↓
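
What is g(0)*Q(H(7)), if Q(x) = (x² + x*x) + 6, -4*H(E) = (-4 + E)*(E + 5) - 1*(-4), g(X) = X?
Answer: 0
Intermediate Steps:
H(E) = -1 - (-4 + E)*(5 + E)/4 (H(E) = -((-4 + E)*(E + 5) - 1*(-4))/4 = -((-4 + E)*(5 + E) + 4)/4 = -(4 + (-4 + E)*(5 + E))/4 = -1 - (-4 + E)*(5 + E)/4)
Q(x) = 6 + 2*x² (Q(x) = (x² + x²) + 6 = 2*x² + 6 = 6 + 2*x²)
g(0)*Q(H(7)) = 0*(6 + 2*(4 - ¼*7 - ¼*7²)²) = 0*(6 + 2*(4 - 7/4 - ¼*49)²) = 0*(6 + 2*(4 - 7/4 - 49/4)²) = 0*(6 + 2*(-10)²) = 0*(6 + 2*100) = 0*(6 + 200) = 0*206 = 0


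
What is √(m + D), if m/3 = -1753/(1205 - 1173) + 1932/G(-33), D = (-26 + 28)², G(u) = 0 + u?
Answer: I*√2601830/88 ≈ 18.33*I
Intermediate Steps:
G(u) = u
D = 4 (D = 2² = 4)
m = -119673/352 (m = 3*(-1753/(1205 - 1173) + 1932/(-33)) = 3*(-1753/32 + 1932*(-1/33)) = 3*(-1753*1/32 - 644/11) = 3*(-1753/32 - 644/11) = 3*(-39891/352) = -119673/352 ≈ -339.98)
√(m + D) = √(-119673/352 + 4) = √(-118265/352) = I*√2601830/88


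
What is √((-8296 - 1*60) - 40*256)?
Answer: 2*I*√4649 ≈ 136.37*I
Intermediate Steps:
√((-8296 - 1*60) - 40*256) = √((-8296 - 60) - 10240) = √(-8356 - 10240) = √(-18596) = 2*I*√4649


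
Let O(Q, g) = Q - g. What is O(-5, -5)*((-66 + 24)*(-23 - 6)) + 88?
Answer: 88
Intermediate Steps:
O(-5, -5)*((-66 + 24)*(-23 - 6)) + 88 = (-5 - 1*(-5))*((-66 + 24)*(-23 - 6)) + 88 = (-5 + 5)*(-42*(-29)) + 88 = 0*1218 + 88 = 0 + 88 = 88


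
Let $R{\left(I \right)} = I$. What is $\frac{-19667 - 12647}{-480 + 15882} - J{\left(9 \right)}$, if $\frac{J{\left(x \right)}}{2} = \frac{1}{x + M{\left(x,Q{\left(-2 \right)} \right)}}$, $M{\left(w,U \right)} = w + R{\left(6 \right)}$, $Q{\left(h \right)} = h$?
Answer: $- \frac{445}{204} \approx -2.1814$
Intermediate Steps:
$M{\left(w,U \right)} = 6 + w$ ($M{\left(w,U \right)} = w + 6 = 6 + w$)
$J{\left(x \right)} = \frac{2}{6 + 2 x}$ ($J{\left(x \right)} = \frac{2}{x + \left(6 + x\right)} = \frac{2}{6 + 2 x}$)
$\frac{-19667 - 12647}{-480 + 15882} - J{\left(9 \right)} = \frac{-19667 - 12647}{-480 + 15882} - \frac{1}{3 + 9} = - \frac{32314}{15402} - \frac{1}{12} = \left(-32314\right) \frac{1}{15402} - \frac{1}{12} = - \frac{107}{51} - \frac{1}{12} = - \frac{445}{204}$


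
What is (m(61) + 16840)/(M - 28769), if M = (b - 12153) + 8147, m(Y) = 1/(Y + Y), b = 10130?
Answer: -2054481/2762690 ≈ -0.74365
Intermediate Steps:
m(Y) = 1/(2*Y)
M = 6124 (M = (10130 - 12153) + 8147 = -2023 + 8147 = 6124)
(m(61) + 16840)/(M - 28769) = ((½)/61 + 16840)/(6124 - 28769) = ((½)*(1/61) + 16840)/(-22645) = (1/122 + 16840)*(-1/22645) = (2054481/122)*(-1/22645) = -2054481/2762690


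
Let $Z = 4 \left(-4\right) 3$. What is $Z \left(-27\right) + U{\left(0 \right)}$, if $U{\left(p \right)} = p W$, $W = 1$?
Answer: $1296$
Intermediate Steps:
$Z = -48$ ($Z = \left(-16\right) 3 = -48$)
$U{\left(p \right)} = p$ ($U{\left(p \right)} = p 1 = p$)
$Z \left(-27\right) + U{\left(0 \right)} = \left(-48\right) \left(-27\right) + 0 = 1296 + 0 = 1296$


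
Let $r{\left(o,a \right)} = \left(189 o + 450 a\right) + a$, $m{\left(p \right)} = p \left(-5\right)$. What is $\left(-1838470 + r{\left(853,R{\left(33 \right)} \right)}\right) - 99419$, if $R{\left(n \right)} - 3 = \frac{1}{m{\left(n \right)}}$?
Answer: $- \frac{26629826}{15} \approx -1.7753 \cdot 10^{6}$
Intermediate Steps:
$m{\left(p \right)} = - 5 p$
$R{\left(n \right)} = 3 - \frac{1}{5 n}$ ($R{\left(n \right)} = 3 + \frac{1}{\left(-5\right) n} = 3 - \frac{1}{5 n}$)
$r{\left(o,a \right)} = 189 o + 451 a$
$\left(-1838470 + r{\left(853,R{\left(33 \right)} \right)}\right) - 99419 = \left(-1838470 + \left(189 \cdot 853 + 451 \left(3 - \frac{1}{5 \cdot 33}\right)\right)\right) - 99419 = \left(-1838470 + \left(161217 + 451 \left(3 - \frac{1}{165}\right)\right)\right) - 99419 = \left(-1838470 + \left(161217 + 451 \cdot \frac{494}{165}\right)\right) - 99419 = \left(-1838470 + \left(161217 + \frac{20254}{15}\right)\right) - 99419 = \left(-1838470 + \frac{2438509}{15}\right) - 99419 = - \frac{25138541}{15} - 99419 = - \frac{26629826}{15}$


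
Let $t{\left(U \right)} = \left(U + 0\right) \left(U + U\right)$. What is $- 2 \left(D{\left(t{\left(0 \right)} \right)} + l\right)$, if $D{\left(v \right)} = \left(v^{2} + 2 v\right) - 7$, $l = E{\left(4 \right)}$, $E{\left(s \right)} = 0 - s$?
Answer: $22$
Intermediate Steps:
$E{\left(s \right)} = - s$
$t{\left(U \right)} = 2 U^{2}$ ($t{\left(U \right)} = U 2 U = 2 U^{2}$)
$l = -4$ ($l = \left(-1\right) 4 = -4$)
$D{\left(v \right)} = -7 + v^{2} + 2 v$
$- 2 \left(D{\left(t{\left(0 \right)} \right)} + l\right) = - 2 \left(\left(-7 + \left(2 \cdot 0^{2}\right)^{2} + 2 \cdot 2 \cdot 0^{2}\right) - 4\right) = - 2 \left(\left(-7 + \left(2 \cdot 0\right)^{2} + 2 \cdot 2 \cdot 0\right) - 4\right) = - 2 \left(\left(-7 + 0^{2} + 2 \cdot 0\right) - 4\right) = - 2 \left(\left(-7 + 0 + 0\right) - 4\right) = - 2 \left(-7 - 4\right) = \left(-2\right) \left(-11\right) = 22$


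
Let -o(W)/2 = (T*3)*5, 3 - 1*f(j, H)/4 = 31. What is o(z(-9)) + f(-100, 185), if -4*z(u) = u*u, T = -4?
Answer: 8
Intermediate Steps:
f(j, H) = -112 (f(j, H) = 12 - 4*31 = 12 - 124 = -112)
z(u) = -u**2/4 (z(u) = -u*u/4 = -u**2/4)
o(W) = 120 (o(W) = -2*(-4*3)*5 = -(-24)*5 = -2*(-60) = 120)
o(z(-9)) + f(-100, 185) = 120 - 112 = 8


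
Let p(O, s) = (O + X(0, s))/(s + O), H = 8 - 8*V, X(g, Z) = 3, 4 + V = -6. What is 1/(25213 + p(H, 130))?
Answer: 218/5496525 ≈ 3.9661e-5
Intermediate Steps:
V = -10 (V = -4 - 6 = -10)
H = 88 (H = 8 - 8*(-10) = 8 + 80 = 88)
p(O, s) = (3 + O)/(O + s) (p(O, s) = (O + 3)/(s + O) = (3 + O)/(O + s))
1/(25213 + p(H, 130)) = 1/(25213 + (3 + 88)/(88 + 130)) = 1/(25213 + 91/218) = 1/(5496525/218) = 218/5496525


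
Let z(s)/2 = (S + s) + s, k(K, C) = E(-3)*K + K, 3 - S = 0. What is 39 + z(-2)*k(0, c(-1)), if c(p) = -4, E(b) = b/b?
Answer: 39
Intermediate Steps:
S = 3 (S = 3 - 1*0 = 3 + 0 = 3)
E(b) = 1
k(K, C) = 2*K (k(K, C) = 1*K + K = K + K = 2*K)
z(s) = 6 + 4*s (z(s) = 2*((3 + s) + s) = 2*(3 + 2*s) = 6 + 4*s)
39 + z(-2)*k(0, c(-1)) = 39 + (6 + 4*(-2))*(2*0) = 39 + (6 - 8)*0 = 39 - 2*0 = 39 + 0 = 39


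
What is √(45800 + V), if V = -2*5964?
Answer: 4*√2117 ≈ 184.04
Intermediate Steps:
V = -11928
√(45800 + V) = √(45800 - 11928) = √33872 = 4*√2117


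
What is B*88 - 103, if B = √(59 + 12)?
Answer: -103 + 88*√71 ≈ 638.50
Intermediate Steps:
B = √71 ≈ 8.4261
B*88 - 103 = √71*88 - 103 = 88*√71 - 103 = -103 + 88*√71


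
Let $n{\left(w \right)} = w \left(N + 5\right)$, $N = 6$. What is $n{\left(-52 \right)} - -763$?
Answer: $191$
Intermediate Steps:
$n{\left(w \right)} = 11 w$ ($n{\left(w \right)} = w \left(6 + 5\right) = w 11 = 11 w$)
$n{\left(-52 \right)} - -763 = 11 \left(-52\right) - -763 = -572 + 763 = 191$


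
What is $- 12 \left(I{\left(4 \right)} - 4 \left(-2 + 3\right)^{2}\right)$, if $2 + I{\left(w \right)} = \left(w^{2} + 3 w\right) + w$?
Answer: $-312$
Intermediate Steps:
$I{\left(w \right)} = -2 + w^{2} + 4 w$ ($I{\left(w \right)} = -2 + \left(\left(w^{2} + 3 w\right) + w\right) = -2 + \left(w^{2} + 4 w\right) = -2 + w^{2} + 4 w$)
$- 12 \left(I{\left(4 \right)} - 4 \left(-2 + 3\right)^{2}\right) = - 12 \left(\left(-2 + 4^{2} + 4 \cdot 4\right) - 4 \left(-2 + 3\right)^{2}\right) = - 12 \left(\left(-2 + 16 + 16\right) - 4 \cdot 1^{2}\right) = - 12 \left(30 - 4\right) = \left(-12\right) 26 = -312$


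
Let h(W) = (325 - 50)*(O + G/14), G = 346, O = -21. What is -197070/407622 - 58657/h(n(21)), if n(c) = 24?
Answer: -28129706013/485749550 ≈ -57.910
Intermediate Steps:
h(W) = 7150/7 (h(W) = (325 - 50)*(-21 + 346/14) = 275*(-21 + 346*(1/14)) = 275*(-21 + 173/7) = 275*(26/7) = 7150/7)
-197070/407622 - 58657/h(n(21)) = -197070/407622 - 58657/7150/7 = -197070*1/407622 - 58657*7/7150 = -32845/67937 - 410599/7150 = -28129706013/485749550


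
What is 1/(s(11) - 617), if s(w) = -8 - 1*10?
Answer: -1/635 ≈ -0.0015748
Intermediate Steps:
s(w) = -18 (s(w) = -8 - 10 = -18)
1/(s(11) - 617) = 1/(-18 - 617) = 1/(-635) = -1/635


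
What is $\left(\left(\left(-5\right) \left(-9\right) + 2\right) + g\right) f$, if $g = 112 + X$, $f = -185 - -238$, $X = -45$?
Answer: $6042$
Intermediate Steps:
$f = 53$ ($f = -185 + 238 = 53$)
$g = 67$ ($g = 112 - 45 = 67$)
$\left(\left(\left(-5\right) \left(-9\right) + 2\right) + g\right) f = \left(\left(\left(-5\right) \left(-9\right) + 2\right) + 67\right) 53 = \left(\left(45 + 2\right) + 67\right) 53 = \left(47 + 67\right) 53 = 114 \cdot 53 = 6042$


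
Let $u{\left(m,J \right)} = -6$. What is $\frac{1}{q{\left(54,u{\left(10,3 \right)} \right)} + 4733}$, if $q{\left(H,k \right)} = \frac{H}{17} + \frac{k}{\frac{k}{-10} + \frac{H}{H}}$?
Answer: $\frac{68}{321805} \approx 0.00021131$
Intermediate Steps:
$q{\left(H,k \right)} = \frac{H}{17} + \frac{k}{1 - \frac{k}{10}}$ ($q{\left(H,k \right)} = H \frac{1}{17} + \frac{k}{k \left(- \frac{1}{10}\right) + 1} = \frac{H}{17} + \frac{k}{- \frac{k}{10} + 1} = \frac{H}{17} + \frac{k}{1 - \frac{k}{10}}$)
$\frac{1}{q{\left(54,u{\left(10,3 \right)} \right)} + 4733} = \frac{1}{\frac{\left(-170\right) \left(-6\right) - 540 + 54 \left(-6\right)}{17 \left(-10 - 6\right)} + 4733} = \frac{1}{\frac{1020 - 540 - 324}{17 \left(-16\right)} + 4733} = \frac{1}{\frac{1}{17} \left(- \frac{1}{16}\right) 156 + 4733} = \frac{1}{- \frac{39}{68} + 4733} = \frac{1}{\frac{321805}{68}} = \frac{68}{321805}$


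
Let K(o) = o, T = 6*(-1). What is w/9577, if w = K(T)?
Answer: -6/9577 ≈ -0.00062650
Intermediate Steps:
T = -6
w = -6
w/9577 = -6/9577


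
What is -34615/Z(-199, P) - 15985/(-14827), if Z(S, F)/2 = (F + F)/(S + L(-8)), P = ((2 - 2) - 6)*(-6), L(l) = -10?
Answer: 107268752285/2135088 ≈ 50241.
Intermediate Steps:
P = 36 (P = (0 - 6)*(-6) = -6*(-6) = 36)
Z(S, F) = 4*F/(-10 + S) (Z(S, F) = 2*((F + F)/(S - 10)) = 2*((2*F)/(-10 + S)) = 2*(2*F/(-10 + S)) = 4*F/(-10 + S))
-34615/Z(-199, P) - 15985/(-14827) = -34615/(4*36/(-10 - 199)) - 15985/(-14827) = -34615/(4*36/(-209)) - 15985*(-1/14827) = -34615/(4*36*(-1/209)) + 15985/14827 = -34615/(-144/209) + 15985/14827 = -34615*(-209/144) + 15985/14827 = 7234535/144 + 15985/14827 = 107268752285/2135088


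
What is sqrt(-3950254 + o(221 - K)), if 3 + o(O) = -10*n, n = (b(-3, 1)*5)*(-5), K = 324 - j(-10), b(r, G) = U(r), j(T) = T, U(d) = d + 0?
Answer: I*sqrt(3951007) ≈ 1987.7*I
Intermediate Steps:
U(d) = d
b(r, G) = r
K = 334 (K = 324 - 1*(-10) = 324 + 10 = 334)
n = 75 (n = -3*5*(-5) = -15*(-5) = 75)
o(O) = -753 (o(O) = -3 - 10*75 = -3 - 750 = -753)
sqrt(-3950254 + o(221 - K)) = sqrt(-3950254 - 753) = sqrt(-3951007) = I*sqrt(3951007)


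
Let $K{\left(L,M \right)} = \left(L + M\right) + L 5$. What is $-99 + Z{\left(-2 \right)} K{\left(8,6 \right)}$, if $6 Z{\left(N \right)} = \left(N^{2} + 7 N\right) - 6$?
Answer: $-243$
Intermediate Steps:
$K{\left(L,M \right)} = M + 6 L$ ($K{\left(L,M \right)} = \left(L + M\right) + 5 L = M + 6 L$)
$Z{\left(N \right)} = -1 + \frac{N^{2}}{6} + \frac{7 N}{6}$ ($Z{\left(N \right)} = \frac{\left(N^{2} + 7 N\right) - 6}{6} = \frac{-6 + N^{2} + 7 N}{6} = -1 + \frac{N^{2}}{6} + \frac{7 N}{6}$)
$-99 + Z{\left(-2 \right)} K{\left(8,6 \right)} = -99 + \left(-1 + \frac{\left(-2\right)^{2}}{6} + \frac{7}{6} \left(-2\right)\right) \left(6 + 6 \cdot 8\right) = -99 + \left(-1 + \frac{1}{6} \cdot 4 - \frac{7}{3}\right) \left(6 + 48\right) = -99 + \left(-1 + \frac{2}{3} - \frac{7}{3}\right) 54 = -99 - 144 = -243$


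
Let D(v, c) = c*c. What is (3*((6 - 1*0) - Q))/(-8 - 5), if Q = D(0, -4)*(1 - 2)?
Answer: -66/13 ≈ -5.0769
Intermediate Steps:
D(v, c) = c**2
Q = -16 (Q = (-4)**2*(1 - 2) = 16*(-1) = -16)
(3*((6 - 1*0) - Q))/(-8 - 5) = (3*((6 - 1*0) - 1*(-16)))/(-8 - 5) = (3*((6 + 0) + 16))/(-13) = (3*(6 + 16))*(-1/13) = (3*22)*(-1/13) = 66*(-1/13) = -66/13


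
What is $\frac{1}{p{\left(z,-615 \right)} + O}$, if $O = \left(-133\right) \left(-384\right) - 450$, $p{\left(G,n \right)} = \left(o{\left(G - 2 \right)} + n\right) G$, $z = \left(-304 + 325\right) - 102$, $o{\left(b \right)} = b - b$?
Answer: $\frac{1}{100437} \approx 9.9565 \cdot 10^{-6}$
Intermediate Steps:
$o{\left(b \right)} = 0$
$z = -81$ ($z = 21 - 102 = -81$)
$p{\left(G,n \right)} = G n$ ($p{\left(G,n \right)} = \left(0 + n\right) G = n G = G n$)
$O = 50622$ ($O = 51072 - 450 = 50622$)
$\frac{1}{p{\left(z,-615 \right)} + O} = \frac{1}{\left(-81\right) \left(-615\right) + 50622} = \frac{1}{49815 + 50622} = \frac{1}{100437}$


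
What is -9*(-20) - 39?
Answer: 141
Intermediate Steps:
-9*(-20) - 39 = 180 - 39 = 141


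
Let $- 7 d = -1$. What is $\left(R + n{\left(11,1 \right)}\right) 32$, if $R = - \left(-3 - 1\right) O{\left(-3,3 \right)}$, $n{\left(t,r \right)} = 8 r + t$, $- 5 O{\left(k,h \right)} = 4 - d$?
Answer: $\frac{17824}{35} \approx 509.26$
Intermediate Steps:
$d = \frac{1}{7}$ ($d = \left(- \frac{1}{7}\right) \left(-1\right) = \frac{1}{7} \approx 0.14286$)
$O{\left(k,h \right)} = - \frac{27}{35}$ ($O{\left(k,h \right)} = - \frac{4 - \frac{1}{7}}{5} = \left(- \frac{1}{5}\right) \frac{27}{7} = - \frac{27}{35}$)
$n{\left(t,r \right)} = t + 8 r$
$R = - \frac{108}{35}$ ($R = - \frac{\left(-3 - 1\right) \left(-27\right)}{35} = - \frac{\left(-4\right) \left(-27\right)}{35} = \left(-1\right) \frac{108}{35} = - \frac{108}{35} \approx -3.0857$)
$\left(R + n{\left(11,1 \right)}\right) 32 = \left(- \frac{108}{35} + \left(11 + 8 \cdot 1\right)\right) 32 = \left(- \frac{108}{35} + \left(11 + 8\right)\right) 32 = \left(- \frac{108}{35} + 19\right) 32 = \frac{557}{35} \cdot 32 = \frac{17824}{35}$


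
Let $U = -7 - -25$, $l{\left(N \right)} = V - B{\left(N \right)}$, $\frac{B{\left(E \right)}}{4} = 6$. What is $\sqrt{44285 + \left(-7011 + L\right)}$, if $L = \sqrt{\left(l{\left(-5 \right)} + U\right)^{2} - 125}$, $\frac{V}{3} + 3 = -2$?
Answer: $\sqrt{37274 + 2 \sqrt{79}} \approx 193.11$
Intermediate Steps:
$B{\left(E \right)} = 24$ ($B{\left(E \right)} = 4 \cdot 6 = 24$)
$V = -15$ ($V = -9 + 3 \left(-2\right) = -9 - 6 = -15$)
$l{\left(N \right)} = -39$ ($l{\left(N \right)} = -15 - 24 = -39$)
$U = 18$ ($U = -7 + 25 = 18$)
$L = 2 \sqrt{79}$ ($L = \sqrt{\left(-39 + 18\right)^{2} - 125} = \sqrt{\left(-21\right)^{2} - 125} = \sqrt{441 - 125} = \sqrt{316} = 2 \sqrt{79} \approx 17.776$)
$\sqrt{44285 + \left(-7011 + L\right)} = \sqrt{44285 - \left(7011 - 2 \sqrt{79}\right)} = \sqrt{37274 + 2 \sqrt{79}}$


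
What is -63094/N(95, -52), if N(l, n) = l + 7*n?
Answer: 63094/269 ≈ 234.55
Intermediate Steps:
-63094/N(95, -52) = -63094/(95 + 7*(-52)) = -63094/(95 - 364) = -63094/(-269) = -63094*(-1/269) = 63094/269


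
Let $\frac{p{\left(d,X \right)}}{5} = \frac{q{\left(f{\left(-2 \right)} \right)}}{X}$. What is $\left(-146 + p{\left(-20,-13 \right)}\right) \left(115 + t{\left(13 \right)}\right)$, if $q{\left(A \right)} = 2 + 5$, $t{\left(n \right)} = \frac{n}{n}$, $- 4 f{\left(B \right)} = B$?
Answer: $- \frac{224228}{13} \approx -17248.0$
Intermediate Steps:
$f{\left(B \right)} = - \frac{B}{4}$
$t{\left(n \right)} = 1$
$q{\left(A \right)} = 7$
$p{\left(d,X \right)} = \frac{35}{X}$ ($p{\left(d,X \right)} = 5 \frac{7}{X} = \frac{35}{X}$)
$\left(-146 + p{\left(-20,-13 \right)}\right) \left(115 + t{\left(13 \right)}\right) = \left(-146 + \frac{35}{-13}\right) \left(115 + 1\right) = \left(-146 + 35 \left(- \frac{1}{13}\right)\right) 116 = \left(-146 - \frac{35}{13}\right) 116 = \left(- \frac{1933}{13}\right) 116 = - \frac{224228}{13}$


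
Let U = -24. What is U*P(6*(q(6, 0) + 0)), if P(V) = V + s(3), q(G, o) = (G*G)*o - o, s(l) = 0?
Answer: 0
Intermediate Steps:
q(G, o) = -o + o*G² (q(G, o) = G²*o - o = o*G² - o = -o + o*G²)
P(V) = V (P(V) = V + 0 = V)
U*P(6*(q(6, 0) + 0)) = -144*(0*(-1 + 6²) + 0) = -144*(0*(-1 + 36) + 0) = -144*(0*35 + 0) = -144*(0 + 0) = -144*0 = -24*0 = 0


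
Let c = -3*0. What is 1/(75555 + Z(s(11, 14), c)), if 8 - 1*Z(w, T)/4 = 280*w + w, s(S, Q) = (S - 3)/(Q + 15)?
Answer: 29/2183031 ≈ 1.3284e-5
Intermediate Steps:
s(S, Q) = (-3 + S)/(15 + Q)
c = 0
Z(w, T) = 32 - 1124*w (Z(w, T) = 32 - 4*(280*w + w) = 32 - 1124*w)
1/(75555 + Z(s(11, 14), c)) = 1/(75555 + (32 - 1124*(-3 + 11)/(15 + 14))) = 1/(75555 + (32 - 1124*8/29)) = 1/(75555 + (32 - 8992/29)) = 1/(75555 - 8064/29) = 1/(2183031/29) = 29/2183031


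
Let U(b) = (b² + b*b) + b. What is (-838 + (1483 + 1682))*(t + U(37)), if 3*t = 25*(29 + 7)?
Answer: 7155525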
↑
__How to complete this task__: Starting at the line above that holds "Answer: -6/9577 ≈ -0.00062650" and ending at the line that holds "Answer: 107268752285/2135088 ≈ 50241.", transcribe each line exactly and include no other lines.

__Solution to the exercise__:
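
Answer: -6/9577 ≈ -0.00062650
Intermediate Steps:
T = -6
w = -6
w/9577 = -6/9577


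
What is -34615/Z(-199, P) - 15985/(-14827), if Z(S, F)/2 = (F + F)/(S + L(-8)), P = ((2 - 2) - 6)*(-6), L(l) = -10?
Answer: 107268752285/2135088 ≈ 50241.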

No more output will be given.